(Stored data)
* * *

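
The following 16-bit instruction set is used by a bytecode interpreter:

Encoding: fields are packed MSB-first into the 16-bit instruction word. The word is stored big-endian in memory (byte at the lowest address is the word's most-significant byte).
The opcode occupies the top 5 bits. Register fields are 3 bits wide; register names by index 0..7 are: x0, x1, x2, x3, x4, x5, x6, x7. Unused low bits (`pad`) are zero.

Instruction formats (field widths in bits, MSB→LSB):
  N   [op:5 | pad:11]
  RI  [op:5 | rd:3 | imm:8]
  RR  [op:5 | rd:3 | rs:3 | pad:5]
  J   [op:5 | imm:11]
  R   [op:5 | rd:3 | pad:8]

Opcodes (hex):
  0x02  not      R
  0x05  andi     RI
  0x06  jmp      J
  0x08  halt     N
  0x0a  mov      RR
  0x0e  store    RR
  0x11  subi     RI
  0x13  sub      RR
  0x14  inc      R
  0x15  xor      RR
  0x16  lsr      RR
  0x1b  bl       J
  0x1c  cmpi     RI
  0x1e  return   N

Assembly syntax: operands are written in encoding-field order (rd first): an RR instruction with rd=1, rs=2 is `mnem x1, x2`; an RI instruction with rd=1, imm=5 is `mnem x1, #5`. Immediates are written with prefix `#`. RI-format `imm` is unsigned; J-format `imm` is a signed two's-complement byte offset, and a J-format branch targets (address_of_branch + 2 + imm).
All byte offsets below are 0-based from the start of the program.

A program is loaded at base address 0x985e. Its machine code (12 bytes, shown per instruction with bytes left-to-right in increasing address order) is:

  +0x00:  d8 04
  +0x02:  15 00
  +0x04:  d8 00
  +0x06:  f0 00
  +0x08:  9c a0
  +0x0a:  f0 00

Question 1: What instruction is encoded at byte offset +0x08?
sub x4, x5

+0x08: 9c a0 ⇒ word 0x9ca0 (big)
  op=0x9ca0>>11=0x13 ⇒ sub (RR)
  rd@[10:8]=0x4 ⇒ x4
  rs@[7:5]=0x5 ⇒ x5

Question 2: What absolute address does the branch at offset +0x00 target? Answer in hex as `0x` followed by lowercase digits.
0x9864

@+00  big-endian(d8 04) = 0xd804
  top 5b → 0x1b → bl [J]
  [10:0] imm=4 = #4
  target = base 0x985e + off 0x00 + 2 + imm 4 = 0x9864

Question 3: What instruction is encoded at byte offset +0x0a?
@+0a  big-endian(f0 00) = 0xf000
  op=0xf000>>11=0x1e ⇒ return (N)

return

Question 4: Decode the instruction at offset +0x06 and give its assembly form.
return

off 0x06: read f0 00 as big → 0xf000
  op=0xf000>>11=0x1e ⇒ return (N)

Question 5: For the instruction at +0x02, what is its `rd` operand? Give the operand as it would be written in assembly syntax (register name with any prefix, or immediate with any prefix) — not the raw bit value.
off 0x02: read 15 00 as big → 0x1500
  opcode bits[15:11]=0x2: not/R
  rd@[10:8]=0x5 ⇒ x5

x5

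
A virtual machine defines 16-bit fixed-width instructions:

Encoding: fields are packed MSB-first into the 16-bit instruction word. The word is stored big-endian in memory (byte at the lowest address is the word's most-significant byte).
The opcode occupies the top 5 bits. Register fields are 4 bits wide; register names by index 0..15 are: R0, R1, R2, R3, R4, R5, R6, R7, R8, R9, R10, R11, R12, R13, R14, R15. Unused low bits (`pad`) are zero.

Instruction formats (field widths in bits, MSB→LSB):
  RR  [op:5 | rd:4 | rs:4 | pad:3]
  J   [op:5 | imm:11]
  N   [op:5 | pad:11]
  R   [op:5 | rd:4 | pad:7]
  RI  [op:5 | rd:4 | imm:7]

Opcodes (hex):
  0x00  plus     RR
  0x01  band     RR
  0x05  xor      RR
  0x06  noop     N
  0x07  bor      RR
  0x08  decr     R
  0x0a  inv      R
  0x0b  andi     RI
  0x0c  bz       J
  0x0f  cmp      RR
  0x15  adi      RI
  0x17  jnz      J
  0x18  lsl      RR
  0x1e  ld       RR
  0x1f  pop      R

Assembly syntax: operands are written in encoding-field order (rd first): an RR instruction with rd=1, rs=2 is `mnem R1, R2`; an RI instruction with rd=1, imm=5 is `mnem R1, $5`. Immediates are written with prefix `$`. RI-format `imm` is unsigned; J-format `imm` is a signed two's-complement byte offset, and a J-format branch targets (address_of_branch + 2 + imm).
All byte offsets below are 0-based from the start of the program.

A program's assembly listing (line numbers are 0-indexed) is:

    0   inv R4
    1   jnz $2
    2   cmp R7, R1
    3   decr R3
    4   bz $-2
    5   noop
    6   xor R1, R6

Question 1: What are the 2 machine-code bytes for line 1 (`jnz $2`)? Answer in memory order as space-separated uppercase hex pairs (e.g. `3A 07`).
L1: jnz op=0x17:5|imm=2:11 ⇒ 0xb802 ⇒ big b8 02

B8 02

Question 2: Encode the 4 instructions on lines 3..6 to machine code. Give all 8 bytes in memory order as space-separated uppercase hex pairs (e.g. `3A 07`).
L3: decr op=0x8:5|rd=3:4|pad=0:7 ⇒ 0x4180 ⇒ big 41 80
L4: bz op=0xc:5|imm=-2:11 ⇒ 0x67fe ⇒ big 67 fe
L5: noop op=0x6:5|pad=0:11 ⇒ 0x3000 ⇒ big 30 00
L6: xor op=0x5:5|rd=1:4|rs=6:4|pad=0:3 ⇒ 0x28b0 ⇒ big 28 b0

41 80 67 FE 30 00 28 B0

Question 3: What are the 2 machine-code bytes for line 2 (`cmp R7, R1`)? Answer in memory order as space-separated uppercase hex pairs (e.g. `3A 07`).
7B 88

2. cmp fields op=0xf:5|rd=7:4|rs=1:4|pad=0:3 → word 7b88h → 7b 88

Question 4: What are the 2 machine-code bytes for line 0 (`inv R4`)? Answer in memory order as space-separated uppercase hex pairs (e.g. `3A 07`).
52 00

L0: inv op=0xa:5|rd=4:4|pad=0:7 ⇒ 0x5200 ⇒ big 52 00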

* * *

- Task statement: Type the data out again, exactly.

- Your response:
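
The following 16-bit instruction set is used by a bytecode interpreter:

Encoding: fields are packed MSB-first into the 16-bit instruction word. The word is stored big-endian in memory (byte at the lowest address is the word's most-significant byte).
The opcode occupies the top 5 bits. Register fields are 3 bits wide; register names by index 0..7 are: x0, x1, x2, x3, x4, x5, x6, x7. Unused low bits (`pad`) are zero.

Instruction formats (field widths in bits, MSB→LSB):
  N   [op:5 | pad:11]
  RI  [op:5 | rd:3 | imm:8]
  RR  [op:5 | rd:3 | rs:3 | pad:5]
  J   [op:5 | imm:11]
  R   [op:5 | rd:3 | pad:8]

Opcodes (hex):
  0x02  not      R
  0x05  andi     RI
  0x06  jmp      J
  0x08  halt     N
  0x0a  mov      RR
  0x0e  store    RR
  0x11  subi     RI
  0x13  sub      RR
  0x14  inc      R
  0x15  xor      RR
  0x16  lsr      RR
  0x1b  bl       J
  0x1c  cmpi     RI
  0x1e  return   N

Assembly syntax: operands are written in encoding-field order (rd first): an RR instruction with rd=1, rs=2 is `mnem x1, x2`; an RI instruction with rd=1, imm=5 is `mnem x1, #5`. Immediates are written with prefix `#`. RI-format `imm` is unsigned; J-format `imm` is a signed two's-complement byte offset, and a J-format branch targets (address_of_branch + 2 + imm).
All byte offsets below are 0-based from the start of the program.

A program is loaded at base address 0x985e. Its machine code (12 bytes, shown per instruction with bytes left-to-right in increasing address order) is:

  +0x00:  d8 04
  +0x02:  15 00
  +0x04:  d8 00
  +0x06:  f0 00
  +0x08:  9c a0
  +0x0a:  f0 00

Question 1: What instruction is encoded at byte offset +0x08?
sub x4, x5

+0x08: 9c a0 ⇒ word 0x9ca0 (big)
  op=0x9ca0>>11=0x13 ⇒ sub (RR)
  rd@[10:8]=0x4 ⇒ x4
  rs@[7:5]=0x5 ⇒ x5

Question 2: What absolute address does the branch at offset +0x00 target? Answer in hex as `0x` followed by lowercase digits.
0x9864

@+00  big-endian(d8 04) = 0xd804
  top 5b → 0x1b → bl [J]
  [10:0] imm=4 = #4
  target = base 0x985e + off 0x00 + 2 + imm 4 = 0x9864

Question 3: What instruction is encoded at byte offset +0x0a?
@+0a  big-endian(f0 00) = 0xf000
  op=0xf000>>11=0x1e ⇒ return (N)

return

Question 4: Decode the instruction at offset +0x06 and give its assembly form.
return

off 0x06: read f0 00 as big → 0xf000
  op=0xf000>>11=0x1e ⇒ return (N)

Question 5: For the instruction at +0x02, what is its `rd` operand? Give the operand as it would be written in assembly syntax (register name with any prefix, or immediate with any prefix) — not the raw bit value.
off 0x02: read 15 00 as big → 0x1500
  opcode bits[15:11]=0x2: not/R
  rd@[10:8]=0x5 ⇒ x5

x5

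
A virtual machine defines 16-bit fixed-width instructions:

Encoding: fields are packed MSB-first into the 16-bit instruction word. The word is stored big-endian in memory (byte at the lowest address is the word's most-significant byte).
The opcode occupies the top 5 bits. Register fields are 4 bits wide; register names by index 0..15 are: R0, R1, R2, R3, R4, R5, R6, R7, R8, R9, R10, R11, R12, R13, R14, R15. Unused low bits (`pad`) are zero.

Instruction formats (field widths in bits, MSB→LSB):
  RR  [op:5 | rd:4 | rs:4 | pad:3]
  J   [op:5 | imm:11]
  N   [op:5 | pad:11]
  R   [op:5 | rd:4 | pad:7]
  RI  [op:5 | rd:4 | imm:7]

Opcodes (hex):
  0x00  plus     RR
  0x01  band     RR
  0x05  xor      RR
  0x06  noop     N
  0x07  bor      RR
  0x08  decr     R
  0x0a  inv      R
  0x0b  andi     RI
  0x0c  bz       J
  0x0f  cmp      RR
  0x15  adi      RI
  0x17  jnz      J
  0x18  lsl      RR
  0x1e  ld       RR
  0x1f  pop      R

Assembly syntax: operands are written in encoding-field order (rd first): an RR instruction with rd=1, rs=2 is `mnem R1, R2`; an RI instruction with rd=1, imm=5 is `mnem R1, $5`. Immediates are written with prefix `$`. RI-format `imm` is unsigned; J-format `imm` is a signed two's-complement byte offset, and a J-format branch targets (address_of_branch + 2 + imm).
All byte offsets below are 0-based from the start of the program.

A program's assembly listing (line numbers are 0-indexed) is:

    0   inv R4
    1   jnz $2
    2   cmp R7, R1
    3   decr R3
    4   bz $-2
    5   noop
    6   xor R1, R6

Question 1: What are the 2 machine-code bytes for line 1 (`jnz $2`)? Answer in memory order as space-separated uppercase hex pairs (e.g. `3A 07`).
L1: jnz op=0x17:5|imm=2:11 ⇒ 0xb802 ⇒ big b8 02

B8 02

Question 2: Encode the 4 instructions on lines 3..6 to machine code. Give all 8 bytes in memory order as space-separated uppercase hex pairs (e.g. `3A 07`).
L3: decr op=0x8:5|rd=3:4|pad=0:7 ⇒ 0x4180 ⇒ big 41 80
L4: bz op=0xc:5|imm=-2:11 ⇒ 0x67fe ⇒ big 67 fe
L5: noop op=0x6:5|pad=0:11 ⇒ 0x3000 ⇒ big 30 00
L6: xor op=0x5:5|rd=1:4|rs=6:4|pad=0:3 ⇒ 0x28b0 ⇒ big 28 b0

41 80 67 FE 30 00 28 B0

Question 3: What are the 2 machine-code bytes for line 2 (`cmp R7, R1`)? Answer in memory order as space-separated uppercase hex pairs (e.g. `3A 07`).
7B 88

2. cmp fields op=0xf:5|rd=7:4|rs=1:4|pad=0:3 → word 7b88h → 7b 88

Question 4: What are the 2 machine-code bytes for line 0 (`inv R4`)? Answer in memory order as space-separated uppercase hex pairs (e.g. `3A 07`).
52 00

L0: inv op=0xa:5|rd=4:4|pad=0:7 ⇒ 0x5200 ⇒ big 52 00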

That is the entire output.